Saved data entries
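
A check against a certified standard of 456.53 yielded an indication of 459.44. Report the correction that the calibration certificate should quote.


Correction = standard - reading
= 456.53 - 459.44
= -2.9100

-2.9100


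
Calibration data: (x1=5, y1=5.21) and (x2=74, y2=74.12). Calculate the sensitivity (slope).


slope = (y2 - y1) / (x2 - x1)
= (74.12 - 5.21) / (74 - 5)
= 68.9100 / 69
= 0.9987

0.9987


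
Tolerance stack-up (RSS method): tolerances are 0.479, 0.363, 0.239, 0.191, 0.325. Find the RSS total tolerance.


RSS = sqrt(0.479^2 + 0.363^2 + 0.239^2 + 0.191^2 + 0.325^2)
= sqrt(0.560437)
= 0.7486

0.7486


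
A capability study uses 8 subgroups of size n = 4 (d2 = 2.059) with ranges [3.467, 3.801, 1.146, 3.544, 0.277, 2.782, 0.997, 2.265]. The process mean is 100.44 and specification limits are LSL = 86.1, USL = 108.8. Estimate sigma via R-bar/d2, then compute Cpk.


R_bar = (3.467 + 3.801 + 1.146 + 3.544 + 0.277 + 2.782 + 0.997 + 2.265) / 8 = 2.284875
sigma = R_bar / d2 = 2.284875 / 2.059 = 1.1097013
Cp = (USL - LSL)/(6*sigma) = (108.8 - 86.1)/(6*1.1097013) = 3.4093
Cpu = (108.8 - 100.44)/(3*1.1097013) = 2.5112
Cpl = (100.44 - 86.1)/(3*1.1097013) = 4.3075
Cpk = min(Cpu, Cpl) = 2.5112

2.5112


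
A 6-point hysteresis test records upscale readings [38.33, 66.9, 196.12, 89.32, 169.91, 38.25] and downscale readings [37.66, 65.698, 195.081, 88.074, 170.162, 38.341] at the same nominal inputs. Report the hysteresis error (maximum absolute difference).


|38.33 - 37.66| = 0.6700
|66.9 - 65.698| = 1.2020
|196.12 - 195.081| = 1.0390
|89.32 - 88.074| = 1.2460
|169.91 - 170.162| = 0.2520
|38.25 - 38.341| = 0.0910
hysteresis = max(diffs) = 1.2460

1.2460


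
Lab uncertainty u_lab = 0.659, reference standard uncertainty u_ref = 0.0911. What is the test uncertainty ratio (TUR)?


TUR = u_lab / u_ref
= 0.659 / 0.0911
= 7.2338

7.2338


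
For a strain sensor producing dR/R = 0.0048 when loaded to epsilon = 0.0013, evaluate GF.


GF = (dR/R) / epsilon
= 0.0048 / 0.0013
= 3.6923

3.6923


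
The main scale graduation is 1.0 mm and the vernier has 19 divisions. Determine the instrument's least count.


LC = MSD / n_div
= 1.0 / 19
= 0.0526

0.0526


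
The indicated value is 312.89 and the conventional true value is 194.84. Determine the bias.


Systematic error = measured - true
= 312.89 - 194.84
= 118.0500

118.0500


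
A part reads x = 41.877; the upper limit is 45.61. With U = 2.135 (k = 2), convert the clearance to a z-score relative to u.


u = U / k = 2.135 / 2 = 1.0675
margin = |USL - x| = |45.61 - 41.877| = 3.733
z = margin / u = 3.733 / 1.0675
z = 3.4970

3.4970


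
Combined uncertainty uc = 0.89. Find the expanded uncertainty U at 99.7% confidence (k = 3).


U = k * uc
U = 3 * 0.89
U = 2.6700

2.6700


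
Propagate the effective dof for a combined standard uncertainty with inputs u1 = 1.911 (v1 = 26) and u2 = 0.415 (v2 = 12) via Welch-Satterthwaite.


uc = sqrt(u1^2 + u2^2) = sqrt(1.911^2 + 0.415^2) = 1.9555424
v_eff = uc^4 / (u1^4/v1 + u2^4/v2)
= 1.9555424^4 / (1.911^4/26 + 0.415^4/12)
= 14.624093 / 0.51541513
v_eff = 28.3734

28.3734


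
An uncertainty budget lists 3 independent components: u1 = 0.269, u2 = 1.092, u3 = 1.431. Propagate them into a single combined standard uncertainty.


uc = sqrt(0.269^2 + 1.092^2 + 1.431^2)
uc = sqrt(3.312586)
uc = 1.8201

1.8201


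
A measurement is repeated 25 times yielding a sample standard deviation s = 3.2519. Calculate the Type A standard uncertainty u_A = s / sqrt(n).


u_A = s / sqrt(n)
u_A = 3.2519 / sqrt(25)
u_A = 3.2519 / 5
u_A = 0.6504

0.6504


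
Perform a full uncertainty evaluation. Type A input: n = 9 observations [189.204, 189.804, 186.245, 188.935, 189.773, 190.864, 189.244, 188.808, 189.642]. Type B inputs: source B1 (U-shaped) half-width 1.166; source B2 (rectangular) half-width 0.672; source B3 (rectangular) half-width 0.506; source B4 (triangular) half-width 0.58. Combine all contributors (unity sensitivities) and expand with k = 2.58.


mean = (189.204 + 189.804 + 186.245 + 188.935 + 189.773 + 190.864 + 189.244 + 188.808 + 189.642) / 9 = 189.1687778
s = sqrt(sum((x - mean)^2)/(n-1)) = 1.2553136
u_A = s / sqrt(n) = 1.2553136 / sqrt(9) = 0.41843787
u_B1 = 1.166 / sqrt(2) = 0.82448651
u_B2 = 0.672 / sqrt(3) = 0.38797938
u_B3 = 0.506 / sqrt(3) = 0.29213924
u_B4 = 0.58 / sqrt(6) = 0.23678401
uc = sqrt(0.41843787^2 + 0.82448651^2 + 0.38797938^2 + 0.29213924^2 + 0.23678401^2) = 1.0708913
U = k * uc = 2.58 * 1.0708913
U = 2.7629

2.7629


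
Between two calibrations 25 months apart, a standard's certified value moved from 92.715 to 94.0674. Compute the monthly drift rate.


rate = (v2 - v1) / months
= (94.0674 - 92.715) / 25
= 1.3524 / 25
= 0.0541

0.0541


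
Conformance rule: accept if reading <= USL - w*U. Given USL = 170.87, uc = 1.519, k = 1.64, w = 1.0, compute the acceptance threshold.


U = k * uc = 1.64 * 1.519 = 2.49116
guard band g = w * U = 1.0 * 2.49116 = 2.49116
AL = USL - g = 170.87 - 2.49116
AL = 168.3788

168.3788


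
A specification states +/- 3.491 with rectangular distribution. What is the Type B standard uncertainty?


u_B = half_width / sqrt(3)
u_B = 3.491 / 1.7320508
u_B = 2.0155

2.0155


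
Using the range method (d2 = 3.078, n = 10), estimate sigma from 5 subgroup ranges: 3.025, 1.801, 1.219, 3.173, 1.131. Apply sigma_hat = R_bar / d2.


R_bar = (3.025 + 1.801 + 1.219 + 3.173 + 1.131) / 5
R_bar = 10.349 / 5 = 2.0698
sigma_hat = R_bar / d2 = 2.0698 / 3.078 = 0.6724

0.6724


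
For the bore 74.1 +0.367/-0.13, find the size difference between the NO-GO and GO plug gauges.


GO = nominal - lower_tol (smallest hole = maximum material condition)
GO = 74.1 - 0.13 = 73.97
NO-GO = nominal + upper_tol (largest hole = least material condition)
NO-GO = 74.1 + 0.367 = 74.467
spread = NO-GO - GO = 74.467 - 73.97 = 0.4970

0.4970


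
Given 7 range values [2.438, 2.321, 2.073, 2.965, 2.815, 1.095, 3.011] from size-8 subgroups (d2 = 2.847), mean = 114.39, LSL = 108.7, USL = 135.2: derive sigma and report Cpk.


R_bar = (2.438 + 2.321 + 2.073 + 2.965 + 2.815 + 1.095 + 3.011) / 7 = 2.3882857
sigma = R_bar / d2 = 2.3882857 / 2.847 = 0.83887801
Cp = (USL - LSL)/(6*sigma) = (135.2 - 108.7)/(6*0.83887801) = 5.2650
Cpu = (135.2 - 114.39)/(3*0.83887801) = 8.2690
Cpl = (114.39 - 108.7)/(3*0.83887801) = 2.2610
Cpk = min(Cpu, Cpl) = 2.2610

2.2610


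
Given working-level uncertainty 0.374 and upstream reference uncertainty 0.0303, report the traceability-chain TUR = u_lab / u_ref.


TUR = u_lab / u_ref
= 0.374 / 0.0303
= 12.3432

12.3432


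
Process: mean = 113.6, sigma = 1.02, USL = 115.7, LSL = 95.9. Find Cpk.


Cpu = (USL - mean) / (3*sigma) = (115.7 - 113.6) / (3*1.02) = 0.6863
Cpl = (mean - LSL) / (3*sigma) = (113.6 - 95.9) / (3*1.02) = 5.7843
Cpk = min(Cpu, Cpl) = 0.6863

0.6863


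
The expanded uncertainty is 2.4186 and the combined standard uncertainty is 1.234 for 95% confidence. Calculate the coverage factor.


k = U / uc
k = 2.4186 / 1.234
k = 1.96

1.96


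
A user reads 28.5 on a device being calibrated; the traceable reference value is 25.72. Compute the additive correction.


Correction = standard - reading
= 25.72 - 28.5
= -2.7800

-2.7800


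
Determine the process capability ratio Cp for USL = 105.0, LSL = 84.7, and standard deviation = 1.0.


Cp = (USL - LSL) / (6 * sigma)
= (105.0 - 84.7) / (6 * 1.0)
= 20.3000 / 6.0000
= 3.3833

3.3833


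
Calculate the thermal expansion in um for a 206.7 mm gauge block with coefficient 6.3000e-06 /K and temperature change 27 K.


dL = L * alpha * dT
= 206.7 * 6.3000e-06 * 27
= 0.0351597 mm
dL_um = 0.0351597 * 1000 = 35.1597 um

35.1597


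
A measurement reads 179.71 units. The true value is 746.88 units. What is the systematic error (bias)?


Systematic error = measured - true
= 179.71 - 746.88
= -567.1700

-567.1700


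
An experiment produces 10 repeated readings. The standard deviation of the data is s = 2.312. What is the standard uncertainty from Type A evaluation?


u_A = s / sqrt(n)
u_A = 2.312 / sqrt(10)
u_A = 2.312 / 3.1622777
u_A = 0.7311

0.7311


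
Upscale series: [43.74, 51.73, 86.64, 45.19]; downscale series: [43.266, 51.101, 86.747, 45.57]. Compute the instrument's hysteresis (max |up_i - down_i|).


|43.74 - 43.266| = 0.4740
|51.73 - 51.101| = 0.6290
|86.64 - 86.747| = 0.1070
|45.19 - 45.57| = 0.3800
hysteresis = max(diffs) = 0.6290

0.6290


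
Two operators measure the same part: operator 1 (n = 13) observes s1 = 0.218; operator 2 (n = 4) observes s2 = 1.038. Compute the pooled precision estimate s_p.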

* * *

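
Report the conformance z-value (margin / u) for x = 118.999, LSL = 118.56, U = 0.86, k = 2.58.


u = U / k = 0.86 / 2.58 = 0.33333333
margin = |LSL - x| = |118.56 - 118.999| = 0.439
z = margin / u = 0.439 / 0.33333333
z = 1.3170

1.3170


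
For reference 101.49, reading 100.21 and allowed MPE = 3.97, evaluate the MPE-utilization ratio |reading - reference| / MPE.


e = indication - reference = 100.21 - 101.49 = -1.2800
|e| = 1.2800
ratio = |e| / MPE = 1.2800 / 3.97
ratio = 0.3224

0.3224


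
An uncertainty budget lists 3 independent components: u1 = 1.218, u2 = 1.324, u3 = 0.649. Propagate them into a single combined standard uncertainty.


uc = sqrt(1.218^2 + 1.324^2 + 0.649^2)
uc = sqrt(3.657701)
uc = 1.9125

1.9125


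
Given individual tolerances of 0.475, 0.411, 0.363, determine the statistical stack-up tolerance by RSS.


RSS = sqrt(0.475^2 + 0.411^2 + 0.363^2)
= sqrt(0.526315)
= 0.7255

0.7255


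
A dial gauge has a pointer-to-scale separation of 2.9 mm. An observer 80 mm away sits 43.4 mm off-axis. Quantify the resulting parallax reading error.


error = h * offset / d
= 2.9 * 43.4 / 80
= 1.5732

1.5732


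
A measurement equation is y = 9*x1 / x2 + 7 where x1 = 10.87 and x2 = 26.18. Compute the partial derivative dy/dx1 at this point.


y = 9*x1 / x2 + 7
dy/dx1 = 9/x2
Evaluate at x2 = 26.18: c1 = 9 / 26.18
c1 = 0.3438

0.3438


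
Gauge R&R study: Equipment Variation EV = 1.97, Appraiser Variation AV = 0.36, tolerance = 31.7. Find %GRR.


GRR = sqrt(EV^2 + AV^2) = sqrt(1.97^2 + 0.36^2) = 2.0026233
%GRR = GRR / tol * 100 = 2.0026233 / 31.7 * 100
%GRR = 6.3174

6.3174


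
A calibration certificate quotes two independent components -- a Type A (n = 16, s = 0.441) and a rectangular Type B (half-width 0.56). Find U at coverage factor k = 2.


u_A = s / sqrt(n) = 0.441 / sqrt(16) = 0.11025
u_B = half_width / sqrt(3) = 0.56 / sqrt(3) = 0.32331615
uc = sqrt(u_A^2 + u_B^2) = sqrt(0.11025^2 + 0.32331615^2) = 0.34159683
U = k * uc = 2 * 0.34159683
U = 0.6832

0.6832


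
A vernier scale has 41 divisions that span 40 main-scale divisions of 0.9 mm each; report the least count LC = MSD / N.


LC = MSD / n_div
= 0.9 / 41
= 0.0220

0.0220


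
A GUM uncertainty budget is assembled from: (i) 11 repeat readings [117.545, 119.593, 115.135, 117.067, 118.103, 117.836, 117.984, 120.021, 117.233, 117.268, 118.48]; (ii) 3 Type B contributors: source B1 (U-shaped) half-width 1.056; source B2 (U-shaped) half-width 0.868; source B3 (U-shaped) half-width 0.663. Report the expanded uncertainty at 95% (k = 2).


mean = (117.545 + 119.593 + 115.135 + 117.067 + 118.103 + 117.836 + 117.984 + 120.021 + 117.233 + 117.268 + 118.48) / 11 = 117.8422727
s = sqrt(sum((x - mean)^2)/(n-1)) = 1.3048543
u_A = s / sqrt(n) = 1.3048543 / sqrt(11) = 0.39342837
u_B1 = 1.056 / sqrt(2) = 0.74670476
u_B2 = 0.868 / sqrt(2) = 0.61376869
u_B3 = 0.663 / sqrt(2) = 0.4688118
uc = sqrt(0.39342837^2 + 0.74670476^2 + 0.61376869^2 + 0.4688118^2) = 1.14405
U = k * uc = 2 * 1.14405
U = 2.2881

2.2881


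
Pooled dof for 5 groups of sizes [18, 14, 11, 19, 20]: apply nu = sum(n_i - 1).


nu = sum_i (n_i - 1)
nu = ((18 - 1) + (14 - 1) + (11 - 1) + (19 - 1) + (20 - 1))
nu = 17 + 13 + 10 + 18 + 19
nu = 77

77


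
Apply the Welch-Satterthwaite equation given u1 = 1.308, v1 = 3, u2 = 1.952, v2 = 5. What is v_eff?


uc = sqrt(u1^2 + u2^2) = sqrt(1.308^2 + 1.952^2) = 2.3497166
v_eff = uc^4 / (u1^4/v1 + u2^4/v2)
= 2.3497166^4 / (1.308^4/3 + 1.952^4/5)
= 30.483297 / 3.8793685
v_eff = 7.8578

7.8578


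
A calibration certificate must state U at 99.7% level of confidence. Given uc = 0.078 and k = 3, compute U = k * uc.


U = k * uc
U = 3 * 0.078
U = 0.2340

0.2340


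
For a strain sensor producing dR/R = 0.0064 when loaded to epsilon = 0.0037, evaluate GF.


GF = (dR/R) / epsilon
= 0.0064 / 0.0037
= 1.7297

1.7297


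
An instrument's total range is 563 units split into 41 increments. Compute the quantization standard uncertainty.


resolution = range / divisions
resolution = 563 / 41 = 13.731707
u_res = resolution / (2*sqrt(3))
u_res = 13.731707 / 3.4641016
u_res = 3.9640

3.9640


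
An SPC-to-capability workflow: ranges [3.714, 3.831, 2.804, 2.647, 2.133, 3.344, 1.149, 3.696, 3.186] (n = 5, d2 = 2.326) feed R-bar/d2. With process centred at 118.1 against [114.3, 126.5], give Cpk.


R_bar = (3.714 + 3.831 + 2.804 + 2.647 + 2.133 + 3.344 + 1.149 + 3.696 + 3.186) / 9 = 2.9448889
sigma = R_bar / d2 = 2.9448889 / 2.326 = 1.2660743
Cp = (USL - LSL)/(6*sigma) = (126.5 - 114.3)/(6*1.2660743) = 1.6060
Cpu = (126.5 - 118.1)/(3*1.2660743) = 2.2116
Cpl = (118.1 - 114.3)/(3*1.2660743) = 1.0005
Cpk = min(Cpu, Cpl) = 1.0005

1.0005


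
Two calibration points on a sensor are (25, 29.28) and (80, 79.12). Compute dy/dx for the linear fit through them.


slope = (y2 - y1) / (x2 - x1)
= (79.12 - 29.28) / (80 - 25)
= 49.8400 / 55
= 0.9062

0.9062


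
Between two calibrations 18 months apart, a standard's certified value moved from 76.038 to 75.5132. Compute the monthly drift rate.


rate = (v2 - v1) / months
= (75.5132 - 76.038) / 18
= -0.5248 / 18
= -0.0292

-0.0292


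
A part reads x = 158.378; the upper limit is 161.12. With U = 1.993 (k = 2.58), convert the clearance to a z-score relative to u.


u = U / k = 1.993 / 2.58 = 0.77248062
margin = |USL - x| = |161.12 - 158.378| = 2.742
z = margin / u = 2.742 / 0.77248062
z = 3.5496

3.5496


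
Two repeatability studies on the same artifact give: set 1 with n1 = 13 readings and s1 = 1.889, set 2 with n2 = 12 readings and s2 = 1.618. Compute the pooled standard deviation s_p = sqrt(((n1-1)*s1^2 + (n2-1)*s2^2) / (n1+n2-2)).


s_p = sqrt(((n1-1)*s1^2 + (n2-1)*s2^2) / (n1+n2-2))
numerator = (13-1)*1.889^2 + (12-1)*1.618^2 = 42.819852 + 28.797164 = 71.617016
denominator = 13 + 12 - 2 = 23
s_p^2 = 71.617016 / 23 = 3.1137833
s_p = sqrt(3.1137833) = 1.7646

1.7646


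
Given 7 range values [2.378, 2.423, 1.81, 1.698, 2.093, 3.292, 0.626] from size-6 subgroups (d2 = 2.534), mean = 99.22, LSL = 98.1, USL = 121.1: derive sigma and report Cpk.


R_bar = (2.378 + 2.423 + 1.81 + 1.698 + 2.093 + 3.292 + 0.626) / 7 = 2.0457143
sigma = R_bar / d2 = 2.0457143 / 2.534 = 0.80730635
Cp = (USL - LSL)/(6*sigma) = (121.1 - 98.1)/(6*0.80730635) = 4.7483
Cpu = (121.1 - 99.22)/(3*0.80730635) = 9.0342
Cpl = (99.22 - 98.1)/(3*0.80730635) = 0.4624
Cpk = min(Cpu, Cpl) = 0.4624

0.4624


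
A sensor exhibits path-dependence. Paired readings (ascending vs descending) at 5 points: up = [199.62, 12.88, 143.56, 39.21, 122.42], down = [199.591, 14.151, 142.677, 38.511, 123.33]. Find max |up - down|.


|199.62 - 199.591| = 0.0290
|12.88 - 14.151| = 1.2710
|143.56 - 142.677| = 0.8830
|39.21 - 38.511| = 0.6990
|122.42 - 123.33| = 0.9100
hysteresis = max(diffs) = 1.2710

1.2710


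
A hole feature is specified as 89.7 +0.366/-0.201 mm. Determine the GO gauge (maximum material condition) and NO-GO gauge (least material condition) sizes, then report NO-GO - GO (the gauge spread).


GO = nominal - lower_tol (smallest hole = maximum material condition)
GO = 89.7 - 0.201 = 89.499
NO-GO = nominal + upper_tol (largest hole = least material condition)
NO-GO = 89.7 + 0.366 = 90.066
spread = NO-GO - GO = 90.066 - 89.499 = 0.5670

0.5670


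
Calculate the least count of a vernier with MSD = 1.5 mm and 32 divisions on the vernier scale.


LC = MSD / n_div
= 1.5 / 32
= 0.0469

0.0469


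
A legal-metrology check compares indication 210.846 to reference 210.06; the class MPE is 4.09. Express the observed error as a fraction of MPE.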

* _Instructions for the task_: Take the stretch of lines above from the one containing "Upscale series: [43.74, 51.73, 86.64, 45.19];" through the one containing "Two operators measure" and repeat it exactly, adding no other line.

* _Answer to this task_:
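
Upscale series: [43.74, 51.73, 86.64, 45.19]; downscale series: [43.266, 51.101, 86.747, 45.57]. Compute the instrument's hysteresis (max |up_i - down_i|).


|43.74 - 43.266| = 0.4740
|51.73 - 51.101| = 0.6290
|86.64 - 86.747| = 0.1070
|45.19 - 45.57| = 0.3800
hysteresis = max(diffs) = 0.6290

0.6290


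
Two operators measure the same part: operator 1 (n = 13) observes s1 = 0.218; operator 2 (n = 4) observes s2 = 1.038. Compute the pooled precision estimate s_p.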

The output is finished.